━━━━━ DATASET CONTENT

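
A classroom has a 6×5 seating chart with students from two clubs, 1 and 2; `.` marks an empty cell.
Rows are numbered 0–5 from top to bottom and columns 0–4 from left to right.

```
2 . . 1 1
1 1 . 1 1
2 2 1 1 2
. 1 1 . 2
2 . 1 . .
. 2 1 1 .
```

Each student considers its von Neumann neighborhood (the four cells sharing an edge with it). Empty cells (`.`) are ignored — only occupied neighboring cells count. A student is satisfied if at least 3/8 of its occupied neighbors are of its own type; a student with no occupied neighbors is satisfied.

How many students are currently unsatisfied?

(0,0)2 0/1 not
(0,3)1 2/2 satisfied
(0,4)1 2/2 satisfied
(1,0)1 1/3 not
(1,1)1 1/2 satisfied
(1,3)1 3/3 satisfied
(1,4)1 2/3 satisfied
(2,0)2 1/2 satisfied
(2,1)2 1/4 not
(2,2)1 2/3 satisfied
(2,3)1 2/3 satisfied
(2,4)2 1/3 not
(3,1)1 1/2 satisfied
(3,2)1 3/3 satisfied
(3,4)2 1/1 satisfied
(4,0)2 0/0 satisfied
(4,2)1 2/2 satisfied
(5,1)2 0/1 not
(5,2)1 2/3 satisfied
(5,3)1 1/1 satisfied
Unsatisfied: (0,0), (1,0), (2,1), (2,4), (5,1) — 5 in total.

5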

━━━━━━━━━━

* **EXERCISE AIM**: Set down each entry from above once more, exactly as written.

* **ANSWER**:
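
A classroom has a 6×5 seating chart with students from two clubs, 1 and 2; `.` marks an empty cell.
Rows are numbered 0–5 from top to bottom and columns 0–4 from left to right.

```
2 . . 1 1
1 1 . 1 1
2 2 1 1 2
. 1 1 . 2
2 . 1 . .
. 2 1 1 .
```

Each student considers its von Neumann neighborhood (the four cells sharing an edge with it). Empty cells (`.`) are ignored — only occupied neighboring cells count. A student is satisfied if at least 3/8 of its occupied neighbors are of its own type; a student with no occupied neighbors is satisfied.

How many students are currently unsatisfied?

(0,0)2 0/1 not
(0,3)1 2/2 satisfied
(0,4)1 2/2 satisfied
(1,0)1 1/3 not
(1,1)1 1/2 satisfied
(1,3)1 3/3 satisfied
(1,4)1 2/3 satisfied
(2,0)2 1/2 satisfied
(2,1)2 1/4 not
(2,2)1 2/3 satisfied
(2,3)1 2/3 satisfied
(2,4)2 1/3 not
(3,1)1 1/2 satisfied
(3,2)1 3/3 satisfied
(3,4)2 1/1 satisfied
(4,0)2 0/0 satisfied
(4,2)1 2/2 satisfied
(5,1)2 0/1 not
(5,2)1 2/3 satisfied
(5,3)1 1/1 satisfied
Unsatisfied: (0,0), (1,0), (2,1), (2,4), (5,1) — 5 in total.

5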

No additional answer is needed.